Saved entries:
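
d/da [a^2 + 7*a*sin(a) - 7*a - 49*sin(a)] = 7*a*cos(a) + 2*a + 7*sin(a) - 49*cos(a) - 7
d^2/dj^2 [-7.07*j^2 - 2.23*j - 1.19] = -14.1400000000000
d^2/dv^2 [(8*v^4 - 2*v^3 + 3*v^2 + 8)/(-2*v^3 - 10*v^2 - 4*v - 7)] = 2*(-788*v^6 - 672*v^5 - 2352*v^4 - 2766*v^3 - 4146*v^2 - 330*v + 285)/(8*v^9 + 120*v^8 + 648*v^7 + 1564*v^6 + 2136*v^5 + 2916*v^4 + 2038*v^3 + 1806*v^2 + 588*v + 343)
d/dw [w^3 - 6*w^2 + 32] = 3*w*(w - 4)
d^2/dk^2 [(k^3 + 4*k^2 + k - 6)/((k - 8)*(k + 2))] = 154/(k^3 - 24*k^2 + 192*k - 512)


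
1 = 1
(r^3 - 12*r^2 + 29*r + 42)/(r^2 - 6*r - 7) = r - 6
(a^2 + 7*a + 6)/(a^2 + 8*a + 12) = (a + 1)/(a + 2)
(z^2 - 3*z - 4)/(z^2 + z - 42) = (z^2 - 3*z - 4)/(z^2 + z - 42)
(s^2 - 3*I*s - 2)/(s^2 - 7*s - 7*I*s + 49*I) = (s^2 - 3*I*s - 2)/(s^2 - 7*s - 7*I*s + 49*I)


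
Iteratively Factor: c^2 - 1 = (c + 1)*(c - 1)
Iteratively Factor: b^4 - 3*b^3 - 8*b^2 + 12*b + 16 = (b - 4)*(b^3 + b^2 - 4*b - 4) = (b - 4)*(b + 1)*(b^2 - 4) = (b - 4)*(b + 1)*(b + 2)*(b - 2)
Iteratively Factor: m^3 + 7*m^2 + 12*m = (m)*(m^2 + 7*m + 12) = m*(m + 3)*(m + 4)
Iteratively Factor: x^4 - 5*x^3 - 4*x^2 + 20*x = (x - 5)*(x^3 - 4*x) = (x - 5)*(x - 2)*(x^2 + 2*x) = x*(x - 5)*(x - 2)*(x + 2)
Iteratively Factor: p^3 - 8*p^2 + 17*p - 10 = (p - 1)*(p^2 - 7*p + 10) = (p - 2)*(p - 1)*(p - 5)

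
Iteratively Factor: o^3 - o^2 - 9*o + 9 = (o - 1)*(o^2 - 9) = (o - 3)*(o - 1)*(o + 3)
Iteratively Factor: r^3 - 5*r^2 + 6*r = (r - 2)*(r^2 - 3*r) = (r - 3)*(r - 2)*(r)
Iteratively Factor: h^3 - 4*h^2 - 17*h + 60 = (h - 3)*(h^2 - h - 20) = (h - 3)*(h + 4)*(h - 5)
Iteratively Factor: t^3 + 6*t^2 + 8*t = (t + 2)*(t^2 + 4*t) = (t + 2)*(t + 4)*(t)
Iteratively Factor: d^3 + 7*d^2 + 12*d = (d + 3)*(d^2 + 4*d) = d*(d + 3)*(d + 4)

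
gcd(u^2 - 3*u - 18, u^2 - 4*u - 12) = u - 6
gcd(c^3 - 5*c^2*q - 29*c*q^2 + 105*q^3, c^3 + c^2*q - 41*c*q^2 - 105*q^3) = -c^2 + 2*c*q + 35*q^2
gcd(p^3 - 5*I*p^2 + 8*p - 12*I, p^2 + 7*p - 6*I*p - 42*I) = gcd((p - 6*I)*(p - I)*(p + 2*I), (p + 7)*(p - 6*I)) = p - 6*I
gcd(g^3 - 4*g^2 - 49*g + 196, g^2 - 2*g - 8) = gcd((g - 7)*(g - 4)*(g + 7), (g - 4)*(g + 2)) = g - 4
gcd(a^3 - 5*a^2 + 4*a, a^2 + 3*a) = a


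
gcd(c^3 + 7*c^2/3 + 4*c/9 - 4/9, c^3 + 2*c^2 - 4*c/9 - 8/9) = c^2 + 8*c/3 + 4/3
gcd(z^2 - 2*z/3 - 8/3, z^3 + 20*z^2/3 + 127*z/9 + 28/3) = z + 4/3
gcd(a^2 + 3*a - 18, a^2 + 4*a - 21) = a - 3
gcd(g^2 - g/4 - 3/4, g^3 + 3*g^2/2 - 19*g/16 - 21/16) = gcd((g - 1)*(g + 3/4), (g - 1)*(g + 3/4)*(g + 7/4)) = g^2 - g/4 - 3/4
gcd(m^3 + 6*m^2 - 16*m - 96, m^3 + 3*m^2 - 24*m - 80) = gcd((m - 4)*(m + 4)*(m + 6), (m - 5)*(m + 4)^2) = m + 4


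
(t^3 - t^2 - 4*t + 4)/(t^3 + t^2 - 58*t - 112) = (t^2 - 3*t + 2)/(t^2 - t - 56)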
--
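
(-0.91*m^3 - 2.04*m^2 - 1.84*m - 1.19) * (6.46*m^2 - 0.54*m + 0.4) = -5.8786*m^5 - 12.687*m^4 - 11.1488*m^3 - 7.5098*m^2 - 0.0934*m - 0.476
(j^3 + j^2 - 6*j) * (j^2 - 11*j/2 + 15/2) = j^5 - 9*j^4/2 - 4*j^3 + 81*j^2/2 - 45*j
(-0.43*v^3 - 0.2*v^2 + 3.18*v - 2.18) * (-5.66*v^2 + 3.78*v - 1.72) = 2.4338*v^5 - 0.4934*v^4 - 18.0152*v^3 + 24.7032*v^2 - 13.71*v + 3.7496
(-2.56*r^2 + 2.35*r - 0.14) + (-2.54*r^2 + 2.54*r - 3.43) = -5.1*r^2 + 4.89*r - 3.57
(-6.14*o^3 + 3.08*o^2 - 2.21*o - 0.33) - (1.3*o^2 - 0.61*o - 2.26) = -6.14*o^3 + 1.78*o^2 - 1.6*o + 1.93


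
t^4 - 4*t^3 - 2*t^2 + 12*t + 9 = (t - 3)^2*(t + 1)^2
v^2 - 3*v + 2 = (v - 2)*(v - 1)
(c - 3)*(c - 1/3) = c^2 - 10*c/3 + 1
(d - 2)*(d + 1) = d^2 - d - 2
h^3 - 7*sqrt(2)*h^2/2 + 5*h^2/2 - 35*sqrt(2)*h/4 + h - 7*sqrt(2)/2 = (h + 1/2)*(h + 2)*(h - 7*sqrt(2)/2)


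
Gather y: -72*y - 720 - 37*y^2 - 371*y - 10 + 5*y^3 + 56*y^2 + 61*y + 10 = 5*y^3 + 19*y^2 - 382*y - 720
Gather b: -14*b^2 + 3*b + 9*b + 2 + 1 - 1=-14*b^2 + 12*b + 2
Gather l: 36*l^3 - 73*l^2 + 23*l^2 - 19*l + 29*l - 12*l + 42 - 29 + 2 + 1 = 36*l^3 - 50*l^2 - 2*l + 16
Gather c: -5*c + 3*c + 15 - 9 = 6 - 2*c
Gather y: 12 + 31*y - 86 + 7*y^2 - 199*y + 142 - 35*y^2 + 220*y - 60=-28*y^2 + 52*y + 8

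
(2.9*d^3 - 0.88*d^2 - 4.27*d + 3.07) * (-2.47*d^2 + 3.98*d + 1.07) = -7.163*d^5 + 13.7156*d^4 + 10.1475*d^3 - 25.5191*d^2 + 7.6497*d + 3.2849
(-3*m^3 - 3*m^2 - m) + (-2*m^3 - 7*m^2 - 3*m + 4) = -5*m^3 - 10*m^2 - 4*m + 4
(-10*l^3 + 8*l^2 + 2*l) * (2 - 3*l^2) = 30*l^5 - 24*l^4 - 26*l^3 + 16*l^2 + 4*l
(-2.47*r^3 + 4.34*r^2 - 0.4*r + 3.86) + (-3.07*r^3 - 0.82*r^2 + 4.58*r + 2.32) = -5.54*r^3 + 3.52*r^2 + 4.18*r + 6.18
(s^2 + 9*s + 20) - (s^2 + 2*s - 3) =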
---
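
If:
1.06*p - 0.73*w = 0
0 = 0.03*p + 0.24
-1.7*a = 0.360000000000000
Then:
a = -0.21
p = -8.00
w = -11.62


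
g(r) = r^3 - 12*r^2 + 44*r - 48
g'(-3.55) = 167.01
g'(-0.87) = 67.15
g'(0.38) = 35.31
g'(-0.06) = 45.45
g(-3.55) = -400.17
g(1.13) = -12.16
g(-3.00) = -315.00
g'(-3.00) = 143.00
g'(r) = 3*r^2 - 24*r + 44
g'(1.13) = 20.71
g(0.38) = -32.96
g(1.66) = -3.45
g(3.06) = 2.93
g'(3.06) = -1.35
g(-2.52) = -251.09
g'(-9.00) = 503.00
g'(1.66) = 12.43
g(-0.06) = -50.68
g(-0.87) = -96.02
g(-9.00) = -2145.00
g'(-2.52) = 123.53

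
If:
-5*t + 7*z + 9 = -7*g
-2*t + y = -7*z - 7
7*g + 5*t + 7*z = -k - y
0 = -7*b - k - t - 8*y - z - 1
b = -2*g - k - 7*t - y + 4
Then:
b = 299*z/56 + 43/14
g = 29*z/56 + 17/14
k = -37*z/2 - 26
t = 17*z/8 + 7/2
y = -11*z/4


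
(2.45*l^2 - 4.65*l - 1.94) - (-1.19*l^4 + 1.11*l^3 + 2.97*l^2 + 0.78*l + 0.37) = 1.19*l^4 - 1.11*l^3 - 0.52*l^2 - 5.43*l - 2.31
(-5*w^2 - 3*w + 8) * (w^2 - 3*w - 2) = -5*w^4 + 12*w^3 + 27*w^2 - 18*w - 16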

Exercise goal: Using the records above, report each line with the string "Gather".

Answer below:
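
Gather y: -72*y - 720 - 37*y^2 - 371*y - 10 + 5*y^3 + 56*y^2 + 61*y + 10 = 5*y^3 + 19*y^2 - 382*y - 720
Gather b: -14*b^2 + 3*b + 9*b + 2 + 1 - 1=-14*b^2 + 12*b + 2
Gather l: 36*l^3 - 73*l^2 + 23*l^2 - 19*l + 29*l - 12*l + 42 - 29 + 2 + 1 = 36*l^3 - 50*l^2 - 2*l + 16
Gather c: -5*c + 3*c + 15 - 9 = 6 - 2*c
Gather y: 12 + 31*y - 86 + 7*y^2 - 199*y + 142 - 35*y^2 + 220*y - 60=-28*y^2 + 52*y + 8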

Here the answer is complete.